Try it:
Every line from the one holding "δ(q4, q) = q1" through the final line of the entries is to be reproduced exactly, and no other line.
┏━━
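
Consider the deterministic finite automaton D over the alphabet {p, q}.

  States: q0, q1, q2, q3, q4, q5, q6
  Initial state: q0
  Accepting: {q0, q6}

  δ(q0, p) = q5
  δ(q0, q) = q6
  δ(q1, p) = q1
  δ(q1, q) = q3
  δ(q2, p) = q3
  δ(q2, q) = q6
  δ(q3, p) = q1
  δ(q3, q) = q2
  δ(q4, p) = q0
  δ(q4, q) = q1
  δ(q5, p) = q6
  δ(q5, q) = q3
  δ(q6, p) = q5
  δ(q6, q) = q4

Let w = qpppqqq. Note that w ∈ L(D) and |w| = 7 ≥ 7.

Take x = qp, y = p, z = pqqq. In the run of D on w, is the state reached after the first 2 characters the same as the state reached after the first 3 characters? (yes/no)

Run of D on the first 3 characters of w = q p p:
  step 0: q0  (start)
  step 1: q6  (read q: q0→q6)
  step 2: q5  (read p: q6→q5)
  step 3: q6  (read p: q5→q6)

After x (step 2): q5. After xy (step 3): q6.
They differ (q5 ≠ q6), so y is not a cycle from the state after x; this split is not the one the pumping-lemma construction produces, and pumping y need not keep the string in L(D).

no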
┗━━
Solution for this exercise:
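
  δ(q4, q) = q1
  δ(q5, p) = q6
  δ(q5, q) = q3
  δ(q6, p) = q5
  δ(q6, q) = q4

Let w = qpppqqq. Note that w ∈ L(D) and |w| = 7 ≥ 7.

Take x = qp, y = p, z = pqqq. In the run of D on w, is the state reached after the first 2 characters the same as the state reached after the first 3 characters? (yes/no)

Run of D on the first 3 characters of w = q p p:
  step 0: q0  (start)
  step 1: q6  (read q: q0→q6)
  step 2: q5  (read p: q6→q5)
  step 3: q6  (read p: q5→q6)

After x (step 2): q5. After xy (step 3): q6.
They differ (q5 ≠ q6), so y is not a cycle from the state after x; this split is not the one the pumping-lemma construction produces, and pumping y need not keep the string in L(D).

no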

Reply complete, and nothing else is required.